Repeat exactly each line of the data provided below.

*-*-*

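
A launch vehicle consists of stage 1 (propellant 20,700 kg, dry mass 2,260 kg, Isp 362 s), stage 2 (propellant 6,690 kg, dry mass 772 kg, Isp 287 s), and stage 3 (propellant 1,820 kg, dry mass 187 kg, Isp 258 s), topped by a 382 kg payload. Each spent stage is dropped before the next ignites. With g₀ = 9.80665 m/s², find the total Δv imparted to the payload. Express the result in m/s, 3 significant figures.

Ignition mass of stage 1 = 20,700+2,260 + 6,690+772 + 1,820+187 + 382 = 32,811 kg.
Stage 1: m₀ = 32,811 kg, m_f = 32,811 − 20,700 = 12,111 kg; Δv = 362×9.80665×ln(2.709) = 3550.0×0.9966 ≈ 3538 m/s.
Stage 2: m₀ = 9,851 kg, m_f = 9,851 − 6,690 = 3,161 kg; Δv = 287×9.80665×ln(3.116) = 2814.5×1.1367 ≈ 3199 m/s.
Stage 3: m₀ = 2,389 kg, m_f = 2,389 − 1,820 = 569 kg; Δv = 258×9.80665×ln(4.199) = 2530.1×1.4347 ≈ 3630 m/s.
Total Δv = 3538 + 3199 + 3630 = 10367 m/s.

Δv ≈ 10400 m/s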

*-*-*

- **EXERCISE RESULT**:
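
A launch vehicle consists of stage 1 (propellant 20,700 kg, dry mass 2,260 kg, Isp 362 s), stage 2 (propellant 6,690 kg, dry mass 772 kg, Isp 287 s), and stage 3 (propellant 1,820 kg, dry mass 187 kg, Isp 258 s), topped by a 382 kg payload. Each spent stage is dropped before the next ignites. With g₀ = 9.80665 m/s², find the total Δv imparted to the payload. Express the result in m/s, 3 significant figures.

Ignition mass of stage 1 = 20,700+2,260 + 6,690+772 + 1,820+187 + 382 = 32,811 kg.
Stage 1: m₀ = 32,811 kg, m_f = 32,811 − 20,700 = 12,111 kg; Δv = 362×9.80665×ln(2.709) = 3550.0×0.9966 ≈ 3538 m/s.
Stage 2: m₀ = 9,851 kg, m_f = 9,851 − 6,690 = 3,161 kg; Δv = 287×9.80665×ln(3.116) = 2814.5×1.1367 ≈ 3199 m/s.
Stage 3: m₀ = 2,389 kg, m_f = 2,389 − 1,820 = 569 kg; Δv = 258×9.80665×ln(4.199) = 2530.1×1.4347 ≈ 3630 m/s.
Total Δv = 3538 + 3199 + 3630 = 10367 m/s.

Δv ≈ 10400 m/s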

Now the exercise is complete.